● **TASK BRIEF**: If a line in the records below contains the word "Find", return that line.

***

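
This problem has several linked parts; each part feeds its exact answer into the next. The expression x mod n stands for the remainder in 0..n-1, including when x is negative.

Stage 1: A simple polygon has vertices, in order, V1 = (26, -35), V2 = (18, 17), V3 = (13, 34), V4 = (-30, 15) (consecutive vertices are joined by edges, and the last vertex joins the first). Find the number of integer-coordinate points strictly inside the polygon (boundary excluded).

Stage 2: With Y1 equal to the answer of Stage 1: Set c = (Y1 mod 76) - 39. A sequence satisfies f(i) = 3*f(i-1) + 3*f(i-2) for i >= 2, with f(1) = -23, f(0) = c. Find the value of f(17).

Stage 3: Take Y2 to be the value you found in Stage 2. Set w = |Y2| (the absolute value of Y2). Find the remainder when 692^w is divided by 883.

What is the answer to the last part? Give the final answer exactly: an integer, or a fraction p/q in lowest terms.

853

Stage 1: cross terms: (26*17 - 18*-35)=1072, (18*34 - 13*17)=391, (13*15 - -30*34)=1215, (-30*-35 - 26*15)=660; twice the area = |3338| = 3338; area = 1669; boundary points = 4 + 1 + 1 + 2 = 8; strictly interior points = area - boundary/2 + 1 = 1666; answer 1666
Stage 2: Y1 = 1666; c = 31; f(2) = 3*(-23) + 3*(31) = 24; iterating: f(2)=24, f(3)=3, f(4)=81, f(5)=252, f(6)=999, f(7)=3753, f(8)=14256, f(9)=54027, f(10)=204849, f(11)=776628, f(12)=2944431, f(13)=11163177, f(14)=42322824, f(15)=160458003, f(16)=608342481, f(17)=2306401452; answer 2306401452
Stage 3: Y2 = 2306401452; w = 2306401452; squarings mod 883: 692^1=692, 692^2=278, 692^4=463, 692^8=683, 692^16=265, 692^32=468, 692^64=40, 692^128=717, 692^256=183, 692^512=818, 692^1024=693, 692^2048=780, 692^4096=13, 692^8192=169, 692^16384=305, 692^32768=310, 692^65536=736, 692^131072=417, 692^262144=821, 692^524288=312, 692^1048576=214, 692^2097152=763, 692^4194304=272, 692^8388608=695, 692^16777216=24, 692^33554432=576, 692^67108864=651, 692^134217728=844, 692^268435456=638, 692^536870912=864, 692^1073741824=361, 692^2147483648=520; 692^2306401452 = 692^4 * 692^8 * 692^32 * 692^128 * 692^1024 * 692^8192 * 692^16384 * 692^32768 * 692^524288 * 692^1048576 * 692^2097152 * 692^4194304 * 692^16777216 * 692^134217728 * 692^2147483648 = 853 (mod 883); answer 853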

***

● **SOLUTION FOR THIS EXERCISE**:
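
Stage 1: A simple polygon has vertices, in order, V1 = (26, -35), V2 = (18, 17), V3 = (13, 34), V4 = (-30, 15) (consecutive vertices are joined by edges, and the last vertex joins the first). Find the number of integer-coordinate points strictly inside the polygon (boundary excluded).
Stage 2: With Y1 equal to the answer of Stage 1: Set c = (Y1 mod 76) - 39. A sequence satisfies f(i) = 3*f(i-1) + 3*f(i-2) for i >= 2, with f(1) = -23, f(0) = c. Find the value of f(17).
Stage 3: Take Y2 to be the value you found in Stage 2. Set w = |Y2| (the absolute value of Y2). Find the remainder when 692^w is divided by 883.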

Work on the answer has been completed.